From the entries, filter out every line that lacks "sqrt" and copy the rest.

#### PROVIDED INFORMATION ####

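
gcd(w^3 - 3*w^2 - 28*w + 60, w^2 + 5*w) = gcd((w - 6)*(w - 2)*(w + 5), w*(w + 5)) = w + 5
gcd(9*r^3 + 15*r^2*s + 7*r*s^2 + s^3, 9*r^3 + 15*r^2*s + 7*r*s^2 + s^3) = 9*r^3 + 15*r^2*s + 7*r*s^2 + s^3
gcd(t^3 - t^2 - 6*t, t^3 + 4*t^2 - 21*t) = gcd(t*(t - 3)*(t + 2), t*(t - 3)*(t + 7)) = t^2 - 3*t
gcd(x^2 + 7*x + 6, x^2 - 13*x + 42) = 1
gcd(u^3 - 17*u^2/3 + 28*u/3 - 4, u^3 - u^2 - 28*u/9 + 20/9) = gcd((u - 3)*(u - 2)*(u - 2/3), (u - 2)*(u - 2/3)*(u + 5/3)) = u^2 - 8*u/3 + 4/3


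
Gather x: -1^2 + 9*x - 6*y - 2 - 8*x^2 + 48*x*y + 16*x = -8*x^2 + x*(48*y + 25) - 6*y - 3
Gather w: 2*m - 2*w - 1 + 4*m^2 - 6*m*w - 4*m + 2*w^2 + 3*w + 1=4*m^2 - 2*m + 2*w^2 + w*(1 - 6*m)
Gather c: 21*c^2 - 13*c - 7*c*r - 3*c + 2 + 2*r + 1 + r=21*c^2 + c*(-7*r - 16) + 3*r + 3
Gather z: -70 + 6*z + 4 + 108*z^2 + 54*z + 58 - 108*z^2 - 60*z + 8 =0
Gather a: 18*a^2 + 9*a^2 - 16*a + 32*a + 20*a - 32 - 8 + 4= 27*a^2 + 36*a - 36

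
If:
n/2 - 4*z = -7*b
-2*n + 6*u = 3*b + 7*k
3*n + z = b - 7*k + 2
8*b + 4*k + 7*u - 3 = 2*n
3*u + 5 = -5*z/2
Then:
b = -10238/8565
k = 12328/8565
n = -19676/8565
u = 541/1713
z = -6792/2855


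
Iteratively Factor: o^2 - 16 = (o + 4)*(o - 4)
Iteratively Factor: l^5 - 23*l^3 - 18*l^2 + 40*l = (l - 5)*(l^4 + 5*l^3 + 2*l^2 - 8*l) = (l - 5)*(l + 4)*(l^3 + l^2 - 2*l) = (l - 5)*(l + 2)*(l + 4)*(l^2 - l) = l*(l - 5)*(l + 2)*(l + 4)*(l - 1)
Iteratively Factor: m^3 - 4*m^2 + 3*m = (m - 3)*(m^2 - m) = m*(m - 3)*(m - 1)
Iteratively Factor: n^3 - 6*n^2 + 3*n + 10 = (n + 1)*(n^2 - 7*n + 10) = (n - 5)*(n + 1)*(n - 2)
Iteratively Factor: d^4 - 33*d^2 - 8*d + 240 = (d + 4)*(d^3 - 4*d^2 - 17*d + 60) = (d - 3)*(d + 4)*(d^2 - d - 20) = (d - 5)*(d - 3)*(d + 4)*(d + 4)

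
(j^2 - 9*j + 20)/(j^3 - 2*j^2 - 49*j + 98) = (j^2 - 9*j + 20)/(j^3 - 2*j^2 - 49*j + 98)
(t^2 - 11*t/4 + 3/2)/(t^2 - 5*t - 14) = (-4*t^2 + 11*t - 6)/(4*(-t^2 + 5*t + 14))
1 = 1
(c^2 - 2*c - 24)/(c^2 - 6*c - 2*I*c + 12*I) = (c + 4)/(c - 2*I)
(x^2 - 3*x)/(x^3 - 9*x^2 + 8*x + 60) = x*(x - 3)/(x^3 - 9*x^2 + 8*x + 60)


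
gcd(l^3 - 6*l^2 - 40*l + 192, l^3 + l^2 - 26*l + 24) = l^2 + 2*l - 24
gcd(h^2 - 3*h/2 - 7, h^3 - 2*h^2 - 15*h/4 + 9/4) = 1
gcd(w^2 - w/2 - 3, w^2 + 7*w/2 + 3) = w + 3/2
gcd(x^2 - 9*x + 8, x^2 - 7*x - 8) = x - 8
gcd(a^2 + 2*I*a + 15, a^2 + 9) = a - 3*I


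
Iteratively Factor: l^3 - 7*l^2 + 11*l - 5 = (l - 1)*(l^2 - 6*l + 5) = (l - 5)*(l - 1)*(l - 1)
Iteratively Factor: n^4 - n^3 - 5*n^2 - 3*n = (n + 1)*(n^3 - 2*n^2 - 3*n) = (n - 3)*(n + 1)*(n^2 + n) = n*(n - 3)*(n + 1)*(n + 1)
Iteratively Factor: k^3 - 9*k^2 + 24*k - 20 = (k - 5)*(k^2 - 4*k + 4) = (k - 5)*(k - 2)*(k - 2)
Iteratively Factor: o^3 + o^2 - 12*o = (o + 4)*(o^2 - 3*o) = o*(o + 4)*(o - 3)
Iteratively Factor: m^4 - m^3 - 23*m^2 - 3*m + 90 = (m + 3)*(m^3 - 4*m^2 - 11*m + 30) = (m + 3)^2*(m^2 - 7*m + 10) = (m - 5)*(m + 3)^2*(m - 2)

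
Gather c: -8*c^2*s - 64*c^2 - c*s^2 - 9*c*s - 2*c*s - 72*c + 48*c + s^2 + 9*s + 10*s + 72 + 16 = c^2*(-8*s - 64) + c*(-s^2 - 11*s - 24) + s^2 + 19*s + 88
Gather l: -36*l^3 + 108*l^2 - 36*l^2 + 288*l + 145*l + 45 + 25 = -36*l^3 + 72*l^2 + 433*l + 70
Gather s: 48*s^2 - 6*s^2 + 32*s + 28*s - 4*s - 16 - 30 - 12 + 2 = 42*s^2 + 56*s - 56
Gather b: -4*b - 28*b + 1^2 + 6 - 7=-32*b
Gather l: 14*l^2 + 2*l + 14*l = 14*l^2 + 16*l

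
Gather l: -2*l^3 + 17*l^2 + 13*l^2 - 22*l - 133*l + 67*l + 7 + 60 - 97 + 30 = -2*l^3 + 30*l^2 - 88*l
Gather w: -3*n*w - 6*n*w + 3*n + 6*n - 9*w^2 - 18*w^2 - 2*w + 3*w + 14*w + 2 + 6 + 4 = 9*n - 27*w^2 + w*(15 - 9*n) + 12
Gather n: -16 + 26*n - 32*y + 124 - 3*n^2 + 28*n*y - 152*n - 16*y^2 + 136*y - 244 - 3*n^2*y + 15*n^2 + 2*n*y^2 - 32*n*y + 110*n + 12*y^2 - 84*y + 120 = n^2*(12 - 3*y) + n*(2*y^2 - 4*y - 16) - 4*y^2 + 20*y - 16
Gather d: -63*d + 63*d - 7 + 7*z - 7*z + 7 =0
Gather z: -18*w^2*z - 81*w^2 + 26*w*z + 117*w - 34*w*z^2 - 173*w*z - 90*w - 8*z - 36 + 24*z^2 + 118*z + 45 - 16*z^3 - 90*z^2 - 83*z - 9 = -81*w^2 + 27*w - 16*z^3 + z^2*(-34*w - 66) + z*(-18*w^2 - 147*w + 27)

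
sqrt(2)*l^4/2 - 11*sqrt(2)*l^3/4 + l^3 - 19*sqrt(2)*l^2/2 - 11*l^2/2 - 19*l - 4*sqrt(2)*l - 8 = (l - 8)*(l + 1/2)*(l + 2)*(sqrt(2)*l/2 + 1)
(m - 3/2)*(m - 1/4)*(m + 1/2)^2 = m^4 - 3*m^3/4 - 9*m^2/8 - m/16 + 3/32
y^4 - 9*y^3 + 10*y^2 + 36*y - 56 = (y - 7)*(y - 2)^2*(y + 2)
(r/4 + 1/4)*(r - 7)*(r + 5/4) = r^3/4 - 19*r^2/16 - 29*r/8 - 35/16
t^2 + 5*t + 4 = (t + 1)*(t + 4)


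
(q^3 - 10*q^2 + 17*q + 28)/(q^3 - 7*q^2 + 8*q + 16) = (q - 7)/(q - 4)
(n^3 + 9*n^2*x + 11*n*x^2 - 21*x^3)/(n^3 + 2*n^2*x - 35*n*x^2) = (-n^2 - 2*n*x + 3*x^2)/(n*(-n + 5*x))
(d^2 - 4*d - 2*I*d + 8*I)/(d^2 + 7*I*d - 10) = (d^2 - 4*d - 2*I*d + 8*I)/(d^2 + 7*I*d - 10)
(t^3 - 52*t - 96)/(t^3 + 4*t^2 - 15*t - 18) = (t^2 - 6*t - 16)/(t^2 - 2*t - 3)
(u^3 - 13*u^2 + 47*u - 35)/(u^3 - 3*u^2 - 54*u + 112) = (u^3 - 13*u^2 + 47*u - 35)/(u^3 - 3*u^2 - 54*u + 112)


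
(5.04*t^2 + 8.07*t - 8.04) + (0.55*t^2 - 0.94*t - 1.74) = 5.59*t^2 + 7.13*t - 9.78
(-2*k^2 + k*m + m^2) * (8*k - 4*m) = -16*k^3 + 16*k^2*m + 4*k*m^2 - 4*m^3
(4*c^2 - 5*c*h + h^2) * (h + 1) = 4*c^2*h + 4*c^2 - 5*c*h^2 - 5*c*h + h^3 + h^2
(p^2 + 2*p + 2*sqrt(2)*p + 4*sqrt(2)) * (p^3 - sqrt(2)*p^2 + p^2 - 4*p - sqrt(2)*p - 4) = p^5 + sqrt(2)*p^4 + 3*p^4 - 6*p^3 + 3*sqrt(2)*p^3 - 24*p^2 - 6*sqrt(2)*p^2 - 24*sqrt(2)*p - 16*p - 16*sqrt(2)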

####

» REPLY TO THE TASK
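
sqrt(2)*l^4/2 - 11*sqrt(2)*l^3/4 + l^3 - 19*sqrt(2)*l^2/2 - 11*l^2/2 - 19*l - 4*sqrt(2)*l - 8 = (l - 8)*(l + 1/2)*(l + 2)*(sqrt(2)*l/2 + 1)
(p^2 + 2*p + 2*sqrt(2)*p + 4*sqrt(2)) * (p^3 - sqrt(2)*p^2 + p^2 - 4*p - sqrt(2)*p - 4) = p^5 + sqrt(2)*p^4 + 3*p^4 - 6*p^3 + 3*sqrt(2)*p^3 - 24*p^2 - 6*sqrt(2)*p^2 - 24*sqrt(2)*p - 16*p - 16*sqrt(2)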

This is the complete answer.